▸ **Task directions**:
Every line from the one that contains "9. PC=6 actual=N" to the end of the material below should be output exactly, with both ends included and nothing else.
[Dataset — start]
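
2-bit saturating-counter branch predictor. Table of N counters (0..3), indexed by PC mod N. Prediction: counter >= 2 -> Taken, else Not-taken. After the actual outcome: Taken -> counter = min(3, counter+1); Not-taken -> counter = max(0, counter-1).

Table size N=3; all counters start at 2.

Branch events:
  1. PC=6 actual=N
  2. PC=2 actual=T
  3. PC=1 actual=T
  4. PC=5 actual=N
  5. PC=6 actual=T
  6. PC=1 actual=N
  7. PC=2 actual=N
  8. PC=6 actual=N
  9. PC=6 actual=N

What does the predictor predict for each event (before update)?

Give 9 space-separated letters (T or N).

Answer: T T T T N T T T N

Derivation:
Ev 1: PC=6 idx=0 pred=T actual=N -> ctr[0]=1
Ev 2: PC=2 idx=2 pred=T actual=T -> ctr[2]=3
Ev 3: PC=1 idx=1 pred=T actual=T -> ctr[1]=3
Ev 4: PC=5 idx=2 pred=T actual=N -> ctr[2]=2
Ev 5: PC=6 idx=0 pred=N actual=T -> ctr[0]=2
Ev 6: PC=1 idx=1 pred=T actual=N -> ctr[1]=2
Ev 7: PC=2 idx=2 pred=T actual=N -> ctr[2]=1
Ev 8: PC=6 idx=0 pred=T actual=N -> ctr[0]=1
Ev 9: PC=6 idx=0 pred=N actual=N -> ctr[0]=0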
[Dataset — finish]
▸ **Task solution**:
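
  9. PC=6 actual=N

What does the predictor predict for each event (before update)?

Give 9 space-separated letters (T or N).

Answer: T T T T N T T T N

Derivation:
Ev 1: PC=6 idx=0 pred=T actual=N -> ctr[0]=1
Ev 2: PC=2 idx=2 pred=T actual=T -> ctr[2]=3
Ev 3: PC=1 idx=1 pred=T actual=T -> ctr[1]=3
Ev 4: PC=5 idx=2 pred=T actual=N -> ctr[2]=2
Ev 5: PC=6 idx=0 pred=N actual=T -> ctr[0]=2
Ev 6: PC=1 idx=1 pred=T actual=N -> ctr[1]=2
Ev 7: PC=2 idx=2 pred=T actual=N -> ctr[2]=1
Ev 8: PC=6 idx=0 pred=T actual=N -> ctr[0]=1
Ev 9: PC=6 idx=0 pred=N actual=N -> ctr[0]=0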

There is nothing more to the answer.